RECORDS SHOWN:
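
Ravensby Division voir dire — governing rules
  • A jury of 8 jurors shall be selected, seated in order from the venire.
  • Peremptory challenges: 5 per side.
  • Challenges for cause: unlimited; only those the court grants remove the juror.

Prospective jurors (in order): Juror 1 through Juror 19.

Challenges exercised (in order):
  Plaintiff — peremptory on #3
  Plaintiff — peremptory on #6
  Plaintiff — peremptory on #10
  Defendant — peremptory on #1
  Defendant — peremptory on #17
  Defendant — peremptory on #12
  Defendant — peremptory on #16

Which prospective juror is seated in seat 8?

Removed: #1, #3, #6, #10, #12, #16, #17.
Seating in order: seats 1–8 → #2, #4, #5, #7, #8, #9, #11, #13.
So seat 8 is #13.

13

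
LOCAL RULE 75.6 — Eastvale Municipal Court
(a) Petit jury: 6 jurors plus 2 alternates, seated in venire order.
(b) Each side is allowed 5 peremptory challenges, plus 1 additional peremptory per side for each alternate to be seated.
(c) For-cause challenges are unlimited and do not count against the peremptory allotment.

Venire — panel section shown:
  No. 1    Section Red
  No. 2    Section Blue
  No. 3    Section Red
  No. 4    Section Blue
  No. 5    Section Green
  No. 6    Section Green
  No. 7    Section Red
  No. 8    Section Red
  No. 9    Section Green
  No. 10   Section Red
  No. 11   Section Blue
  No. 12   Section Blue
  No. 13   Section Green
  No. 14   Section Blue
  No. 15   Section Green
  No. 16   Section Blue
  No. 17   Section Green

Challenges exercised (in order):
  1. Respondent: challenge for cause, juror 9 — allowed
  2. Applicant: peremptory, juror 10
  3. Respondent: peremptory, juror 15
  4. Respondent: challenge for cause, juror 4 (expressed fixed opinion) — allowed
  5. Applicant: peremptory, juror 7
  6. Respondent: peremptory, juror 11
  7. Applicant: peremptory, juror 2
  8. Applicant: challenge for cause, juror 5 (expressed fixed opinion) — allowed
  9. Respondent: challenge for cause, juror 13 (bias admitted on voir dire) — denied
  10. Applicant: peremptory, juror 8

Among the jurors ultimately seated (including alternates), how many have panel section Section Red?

2

Removed: #2, #4, #5, #7, #8, #9, #10, #11, #15.
Seated (8 incl. alternates): #1, #3, #6, #12, #13, #14, #16, #17.
Of those, in Section Red: #1, #3 → 2.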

WORK ORDER: Search the listing above for the lines with "9. Respondent: challenge" and "10. Applicant: peremptory, juror 8", then output those lines and all lines between them exactly.

RESULT OF THE TASK:
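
  9. Respondent: challenge for cause, juror 13 (bias admitted on voir dire) — denied
  10. Applicant: peremptory, juror 8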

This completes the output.